== TASK PROMPT ==
Beginning at the line that contains "A piston–cylinder device contains 1.38", transcribe the remaining lines of the listing exactly; include the final line and omit everything before.

== GIVEN INFORMATION ==
+++++
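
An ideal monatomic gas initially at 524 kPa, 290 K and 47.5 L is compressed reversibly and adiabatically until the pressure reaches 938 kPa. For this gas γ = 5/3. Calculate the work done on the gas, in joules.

9790 J

n = P₁V₁/(RT₁) = 524×47.5/(8.314×290) = 10.3 mol.
Adiabatic: T₂/T₁ = (P₂/P₁)^((γ−1)/γ) ⇒ T₂ = 290×(1.79)^0.400 = 366 K; V₂ = 33.5 L.
ΔU = nCvΔT = 10.3×12.5×(366−290) = 9790 J.
Q = 0 for an adiabatic process, so W = −ΔU = -9790 J.
Work done on the gas = −W_by = 9790 J.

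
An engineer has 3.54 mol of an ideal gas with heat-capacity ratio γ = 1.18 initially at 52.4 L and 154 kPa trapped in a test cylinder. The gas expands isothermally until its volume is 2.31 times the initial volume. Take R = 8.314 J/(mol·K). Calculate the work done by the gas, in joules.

6760 J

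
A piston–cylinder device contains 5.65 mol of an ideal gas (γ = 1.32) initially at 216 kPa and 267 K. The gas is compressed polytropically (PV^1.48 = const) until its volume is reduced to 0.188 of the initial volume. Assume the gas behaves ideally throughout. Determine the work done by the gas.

-32200 J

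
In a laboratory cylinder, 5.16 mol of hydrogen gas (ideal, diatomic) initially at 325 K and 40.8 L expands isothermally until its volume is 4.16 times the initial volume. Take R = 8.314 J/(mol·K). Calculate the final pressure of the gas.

82.1 kPa

P₁ = nRT₁/V₁ = 5.16×8.314×325/40.8 = 342 kPa.
Isothermal: T stays 325 K; PV = const ⇒ V₂ = 170 L, P₂ = 82.1 kPa.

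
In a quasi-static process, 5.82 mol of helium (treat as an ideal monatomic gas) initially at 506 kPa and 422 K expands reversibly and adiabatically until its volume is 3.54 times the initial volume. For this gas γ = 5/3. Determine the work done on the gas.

V₁ = nRT₁/P₁ = 5.82×8.314×422/506 = 40.4 L.
Adiabatic: TV^(γ−1) = const ⇒ T₂ = 422×(0.282)^0.667 = 182 K; PV^γ = const ⇒ P₂ = 61.5 kPa.
ΔU = nCvΔT = 5.82×12.5×(182−422) = -17400 J.
Q = 0 for an adiabatic process, so W = −ΔU = 17400 J.
Work done on the gas = −W_by = -17400 J.

-17400 J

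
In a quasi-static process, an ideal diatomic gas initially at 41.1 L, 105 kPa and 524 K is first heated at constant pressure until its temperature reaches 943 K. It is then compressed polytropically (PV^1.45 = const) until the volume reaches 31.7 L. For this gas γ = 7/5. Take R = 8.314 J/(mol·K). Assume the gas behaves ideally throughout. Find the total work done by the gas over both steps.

n = P₁V₁/(RT₁) = 105×41.1/(8.314×524) = 0.991 mol.
Step 1 — Isobaric: P stays 105 kPa; V/T = const ⇒ T₂ = 943 K, V₂ = 74.0 L.
W = PΔV = 105×(74.0−41.1) kPa·L = 3450 J.
ΔU = nCvΔT = 0.991×20.8×(943−524) = 8630 J.
Q = ΔU + W = nCpΔT = 12100 J.
State after step 1: P = 105 kPa, V = 74.0 L, T = 943 K.
Step 2 — Polytropic n=1.45: T₂ = T₁(V₁/V₂)^(n−1) = 943×(2.33)^0.45 = 1380 K; P₂ = P₁(V₁/V₂)^n = 359 kPa.
W = (P₁V₁−P₂V₂)/(n−1) = (105×74.0−359×31.7)/0.45 = -8010 J.
ΔU = nCvΔT = 0.991×20.8×(1380−943) = 9010 J.
Q = ΔU + W = 1000 J.
Net over both steps: W = -4560 J, Q = 13100 J, ΔU = 17600 J.

-4560 J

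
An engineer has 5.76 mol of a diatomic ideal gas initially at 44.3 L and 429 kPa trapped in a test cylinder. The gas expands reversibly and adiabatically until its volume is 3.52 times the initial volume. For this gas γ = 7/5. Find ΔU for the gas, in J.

T₁ = P₁V₁/(nR) = 429×44.3/(5.76×8.314) = 397 K.
Adiabatic: TV^(γ−1) = const ⇒ T₂ = 397×(0.284)^0.400 = 240 K; PV^γ = const ⇒ P₂ = 73.7 kPa.
For an ideal gas ΔU = nCvΔT with Cv = (5/2)R = 20.8 J/(mol·K).
ΔU = 5.76×20.8×(240−397) = -18800 J.

-18800 J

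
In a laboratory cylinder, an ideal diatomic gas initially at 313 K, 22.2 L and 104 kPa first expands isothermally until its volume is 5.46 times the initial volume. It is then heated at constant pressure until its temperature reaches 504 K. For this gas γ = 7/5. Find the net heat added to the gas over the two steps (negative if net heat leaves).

8850 J

n = P₁V₁/(RT₁) = 104×22.2/(8.314×313) = 0.887 mol.
Step 1 — Isothermal: T stays 313 K; PV = const ⇒ V₂ = 121 L, P₂ = 19.0 kPa.
ΔU = 0 (ideal gas, T constant).
W = nRT ln(V₂/V₁) = 0.887×8.314×313×ln(5.46) = 3920 J.
Q = ΔU + W = 3920 J.
State after step 1: P = 19.0 kPa, V = 121 L, T = 313 K.
Step 2 — Isobaric: P stays 19.0 kPa; V/T = const ⇒ T₂ = 504 K, V₂ = 195 L.
W = PΔV = 19.0×(195−121) kPa·L = 1410 J.
ΔU = nCvΔT = 0.887×20.8×(504−313) = 3520 J.
Q = ΔU + W = nCpΔT = 4930 J.
Net over both steps: W = 5330 J, Q = 8850 J, ΔU = 3520 J.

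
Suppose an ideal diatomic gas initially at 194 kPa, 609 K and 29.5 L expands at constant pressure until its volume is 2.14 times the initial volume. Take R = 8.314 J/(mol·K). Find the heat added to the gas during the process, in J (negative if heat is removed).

n = P₁V₁/(RT₁) = 194×29.5/(8.314×609) = 1.13 mol.
Isobaric: P stays 194 kPa; V/T = const ⇒ T₂ = 1300 K, V₂ = 63.1 L.
W = PΔV = 194×(63.1−29.5) kPa·L = 6520 J.
ΔU = nCvΔT = 1.13×20.8×(1300−609) = 16300 J.
Q = ΔU + W = nCpΔT = 22800 J.

22800 J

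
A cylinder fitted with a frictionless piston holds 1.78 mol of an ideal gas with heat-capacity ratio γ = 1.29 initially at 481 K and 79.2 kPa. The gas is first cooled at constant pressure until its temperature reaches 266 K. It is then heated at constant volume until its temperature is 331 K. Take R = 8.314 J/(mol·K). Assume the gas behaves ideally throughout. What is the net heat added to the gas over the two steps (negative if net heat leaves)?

-10800 J

V₁ = nRT₁/P₁ = 1.78×8.314×481/79.2 = 89.9 L.
Step 1 — Isobaric: P stays 79.2 kPa; V/T = const ⇒ T₂ = 266 K, V₂ = 49.7 L.
W = PΔV = 79.2×(49.7−89.9) kPa·L = -3180 J.
ΔU = nCvΔT = 1.78×28.7×(266−481) = -11000 J.
Q = ΔU + W = nCpΔT = -14200 J.
State after step 1: P = 79.2 kPa, V = 49.7 L, T = 266 K.
Step 2 — Isochoric: V stays 49.7 L; P/T = const ⇒ T₂ = 331 K, P₂ = 98.6 kPa.
W = 0 (no volume change).
ΔU = nCvΔT = 1.78×28.7×(331−266) = 3320 J.
Q = ΔU = 3320 J.
Net over both steps: W = -3180 J, Q = -10800 J, ΔU = -7650 J.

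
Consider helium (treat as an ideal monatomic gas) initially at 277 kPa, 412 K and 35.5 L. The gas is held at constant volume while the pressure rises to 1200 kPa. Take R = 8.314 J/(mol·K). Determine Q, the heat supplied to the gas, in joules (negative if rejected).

n = P₁V₁/(RT₁) = 277×35.5/(8.314×412) = 2.87 mol.
Isochoric: V stays 35.5 L; P/T = const ⇒ T₂ = 1780 K, P₂ = 1200 kPa.
W = 0 (no volume change).
ΔU = nCvΔT = 2.87×12.5×(1780−412) = 49100 J.
Q = ΔU = 49100 J.

49100 J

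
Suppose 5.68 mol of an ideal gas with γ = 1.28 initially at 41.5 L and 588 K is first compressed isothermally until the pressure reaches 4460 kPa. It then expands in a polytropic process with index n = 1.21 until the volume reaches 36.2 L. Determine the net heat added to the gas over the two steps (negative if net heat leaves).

-42500 J

P₁ = nRT₁/V₁ = 5.68×8.314×588/41.5 = 669 kPa.
Step 1 — Isothermal: T stays 588 K; PV = const ⇒ V₂ = 6.23 L, P₂ = 4460 kPa.
ΔU = 0 (ideal gas, T constant).
W = nRT ln(V₂/V₁) = 5.68×8.314×588×ln(0.150) = -52700 J.
Q = ΔU + W = -52700 J.
State after step 1: P = 4460 kPa, V = 6.23 L, T = 588 K.
Step 2 — Polytropic n=1.21: T₂ = T₁(V₁/V₂)^(n−1) = 588×(0.172)^0.21 = 406 K; P₂ = P₁(V₁/V₂)^n = 530 kPa.
W = (P₁V₁−P₂V₂)/(n−1) = (4460×6.23−530×36.2)/0.21 = 40900 J.
ΔU = nCvΔT = 5.68×29.7×(406−588) = -30600 J.
Q = ΔU + W = 10200 J.
Net over both steps: W = -11800 J, Q = -42500 J, ΔU = -30600 J.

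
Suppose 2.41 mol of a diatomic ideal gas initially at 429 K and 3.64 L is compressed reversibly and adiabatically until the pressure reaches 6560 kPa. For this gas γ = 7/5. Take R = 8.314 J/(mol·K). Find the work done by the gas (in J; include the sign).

P₁ = nRT₁/V₁ = 2.41×8.314×429/3.64 = 2360 kPa.
Adiabatic: T₂/T₁ = (P₂/P₁)^((γ−1)/γ) ⇒ T₂ = 429×(2.78)^0.286 = 574 K; V₂ = 1.75 L.
ΔU = nCvΔT = 2.41×20.8×(574−429) = 7280 J.
Q = 0 for an adiabatic process, so W = −ΔU = -7280 J.

-7280 J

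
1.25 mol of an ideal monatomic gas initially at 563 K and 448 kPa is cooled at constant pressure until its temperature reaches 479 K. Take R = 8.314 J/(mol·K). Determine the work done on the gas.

V₁ = nRT₁/P₁ = 1.25×8.314×563/448 = 13.1 L.
Isobaric: P stays 448 kPa; V/T = const ⇒ T₂ = 479 K, V₂ = 11.1 L.
W = PΔV = 448×(11.1−13.1) kPa·L = -873 J.
Work done on the gas = −W_by = 873 J.

873 J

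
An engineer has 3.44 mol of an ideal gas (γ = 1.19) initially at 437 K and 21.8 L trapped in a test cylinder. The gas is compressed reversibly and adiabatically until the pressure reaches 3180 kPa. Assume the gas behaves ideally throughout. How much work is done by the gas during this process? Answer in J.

-20700 J

P₁ = nRT₁/V₁ = 3.44×8.314×437/21.8 = 573 kPa.
Adiabatic: T₂/T₁ = (P₂/P₁)^((γ−1)/γ) ⇒ T₂ = 437×(5.55)^0.160 = 574 K; V₂ = 5.17 L.
ΔU = nCvΔT = 3.44×43.8×(574−437) = 20700 J.
Q = 0 for an adiabatic process, so W = −ΔU = -20700 J.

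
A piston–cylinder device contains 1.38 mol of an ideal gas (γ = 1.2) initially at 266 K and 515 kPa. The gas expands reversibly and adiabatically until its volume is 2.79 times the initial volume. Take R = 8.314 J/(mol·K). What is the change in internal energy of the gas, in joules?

V₁ = nRT₁/P₁ = 1.38×8.314×266/515 = 5.93 L.
Adiabatic: TV^(γ−1) = const ⇒ T₂ = 266×(0.358)^0.200 = 217 K; PV^γ = const ⇒ P₂ = 150 kPa.
For an ideal gas ΔU = nCvΔT with Cv = R/(γ−1) = 41.6 J/(mol·K).
ΔU = 1.38×41.6×(217−266) = -2830 J.

-2830 J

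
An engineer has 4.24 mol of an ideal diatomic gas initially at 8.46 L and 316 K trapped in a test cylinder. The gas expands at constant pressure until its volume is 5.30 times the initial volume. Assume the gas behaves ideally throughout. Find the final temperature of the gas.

1670 K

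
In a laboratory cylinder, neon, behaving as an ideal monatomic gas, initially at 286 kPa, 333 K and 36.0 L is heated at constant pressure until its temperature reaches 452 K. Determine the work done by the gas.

3680 J

n = P₁V₁/(RT₁) = 286×36.0/(8.314×333) = 3.72 mol.
Isobaric: P stays 286 kPa; V/T = const ⇒ T₂ = 452 K, V₂ = 48.9 L.
W = PΔV = 286×(48.9−36.0) kPa·L = 3680 J.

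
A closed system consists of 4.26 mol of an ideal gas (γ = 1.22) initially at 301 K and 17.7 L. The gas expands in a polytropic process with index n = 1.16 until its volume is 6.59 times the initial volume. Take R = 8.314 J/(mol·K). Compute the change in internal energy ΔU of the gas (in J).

-12600 J

P₁ = nRT₁/V₁ = 4.26×8.314×301/17.7 = 602 kPa.
Polytropic n=1.16: T₂ = T₁(V₁/V₂)^(n−1) = 301×(0.152)^0.16 = 223 K; P₂ = P₁(V₁/V₂)^n = 67.6 kPa.
For an ideal gas ΔU = nCvΔT with Cv = R/(γ−1) = 37.8 J/(mol·K).
ΔU = 4.26×37.8×(223−301) = -12600 J.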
+++++
== ANSWER AREA ==
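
A piston–cylinder device contains 1.38 mol of an ideal gas (γ = 1.2) initially at 266 K and 515 kPa. The gas expands reversibly and adiabatically until its volume is 2.79 times the initial volume. Take R = 8.314 J/(mol·K). What is the change in internal energy of the gas, in joules?

V₁ = nRT₁/P₁ = 1.38×8.314×266/515 = 5.93 L.
Adiabatic: TV^(γ−1) = const ⇒ T₂ = 266×(0.358)^0.200 = 217 K; PV^γ = const ⇒ P₂ = 150 kPa.
For an ideal gas ΔU = nCvΔT with Cv = R/(γ−1) = 41.6 J/(mol·K).
ΔU = 1.38×41.6×(217−266) = -2830 J.

-2830 J

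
An engineer has 4.24 mol of an ideal diatomic gas initially at 8.46 L and 316 K trapped in a test cylinder. The gas expands at constant pressure until its volume is 5.30 times the initial volume. Assume the gas behaves ideally throughout. Find the final temperature of the gas.

1670 K

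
In a laboratory cylinder, neon, behaving as an ideal monatomic gas, initially at 286 kPa, 333 K and 36.0 L is heated at constant pressure until its temperature reaches 452 K. Determine the work done by the gas.

3680 J

n = P₁V₁/(RT₁) = 286×36.0/(8.314×333) = 3.72 mol.
Isobaric: P stays 286 kPa; V/T = const ⇒ T₂ = 452 K, V₂ = 48.9 L.
W = PΔV = 286×(48.9−36.0) kPa·L = 3680 J.

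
A closed system consists of 4.26 mol of an ideal gas (γ = 1.22) initially at 301 K and 17.7 L. The gas expands in a polytropic process with index n = 1.16 until its volume is 6.59 times the initial volume. Take R = 8.314 J/(mol·K). Compute the change in internal energy ΔU of the gas (in J).

-12600 J

P₁ = nRT₁/V₁ = 4.26×8.314×301/17.7 = 602 kPa.
Polytropic n=1.16: T₂ = T₁(V₁/V₂)^(n−1) = 301×(0.152)^0.16 = 223 K; P₂ = P₁(V₁/V₂)^n = 67.6 kPa.
For an ideal gas ΔU = nCvΔT with Cv = R/(γ−1) = 37.8 J/(mol·K).
ΔU = 4.26×37.8×(223−301) = -12600 J.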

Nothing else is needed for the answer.